BEGIN SUPPLIED DATA
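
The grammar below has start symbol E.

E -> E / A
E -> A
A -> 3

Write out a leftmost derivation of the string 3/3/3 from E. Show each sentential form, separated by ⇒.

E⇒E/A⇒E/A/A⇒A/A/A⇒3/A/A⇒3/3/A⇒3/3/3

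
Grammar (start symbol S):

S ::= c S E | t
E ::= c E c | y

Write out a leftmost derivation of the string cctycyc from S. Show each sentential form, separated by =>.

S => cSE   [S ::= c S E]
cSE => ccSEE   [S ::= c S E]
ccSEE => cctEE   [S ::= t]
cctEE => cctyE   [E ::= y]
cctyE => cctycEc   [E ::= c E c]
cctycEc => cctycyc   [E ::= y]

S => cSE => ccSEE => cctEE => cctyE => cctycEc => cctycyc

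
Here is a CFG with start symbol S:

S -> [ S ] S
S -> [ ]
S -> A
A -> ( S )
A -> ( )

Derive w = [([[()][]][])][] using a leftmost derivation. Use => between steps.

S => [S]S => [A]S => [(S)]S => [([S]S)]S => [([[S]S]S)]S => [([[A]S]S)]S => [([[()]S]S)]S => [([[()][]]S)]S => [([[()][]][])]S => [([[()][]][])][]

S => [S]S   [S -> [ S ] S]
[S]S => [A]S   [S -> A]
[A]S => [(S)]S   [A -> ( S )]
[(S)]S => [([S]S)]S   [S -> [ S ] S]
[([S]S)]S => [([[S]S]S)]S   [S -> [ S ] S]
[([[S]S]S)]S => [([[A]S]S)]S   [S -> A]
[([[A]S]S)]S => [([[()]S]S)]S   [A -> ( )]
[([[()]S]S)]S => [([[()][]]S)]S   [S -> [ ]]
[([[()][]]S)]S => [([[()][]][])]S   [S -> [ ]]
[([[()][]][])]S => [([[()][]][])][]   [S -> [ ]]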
END SUPPLIED DATA
§ TASK OBJECTIVE:
Repeat each entry exactly as it was given.

§ COMPLETED TASK:
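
The grammar below has start symbol E.

E -> E / A
E -> A
A -> 3

Write out a leftmost derivation of the string 3/3/3 from E. Show each sentential form, separated by ⇒.

E⇒E/A⇒E/A/A⇒A/A/A⇒3/A/A⇒3/3/A⇒3/3/3

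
Grammar (start symbol S):

S ::= c S E | t
E ::= c E c | y

Write out a leftmost derivation of the string cctycyc from S. Show each sentential form, separated by =>.

S => cSE   [S ::= c S E]
cSE => ccSEE   [S ::= c S E]
ccSEE => cctEE   [S ::= t]
cctEE => cctyE   [E ::= y]
cctyE => cctycEc   [E ::= c E c]
cctycEc => cctycyc   [E ::= y]

S => cSE => ccSEE => cctEE => cctyE => cctycEc => cctycyc

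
Here is a CFG with start symbol S:

S -> [ S ] S
S -> [ ]
S -> A
A -> ( S )
A -> ( )

Derive w = [([[()][]][])][] using a leftmost derivation. Use => between steps.

S => [S]S => [A]S => [(S)]S => [([S]S)]S => [([[S]S]S)]S => [([[A]S]S)]S => [([[()]S]S)]S => [([[()][]]S)]S => [([[()][]][])]S => [([[()][]][])][]

S => [S]S   [S -> [ S ] S]
[S]S => [A]S   [S -> A]
[A]S => [(S)]S   [A -> ( S )]
[(S)]S => [([S]S)]S   [S -> [ S ] S]
[([S]S)]S => [([[S]S]S)]S   [S -> [ S ] S]
[([[S]S]S)]S => [([[A]S]S)]S   [S -> A]
[([[A]S]S)]S => [([[()]S]S)]S   [A -> ( )]
[([[()]S]S)]S => [([[()][]]S)]S   [S -> [ ]]
[([[()][]]S)]S => [([[()][]][])]S   [S -> [ ]]
[([[()][]][])]S => [([[()][]][])][]   [S -> [ ]]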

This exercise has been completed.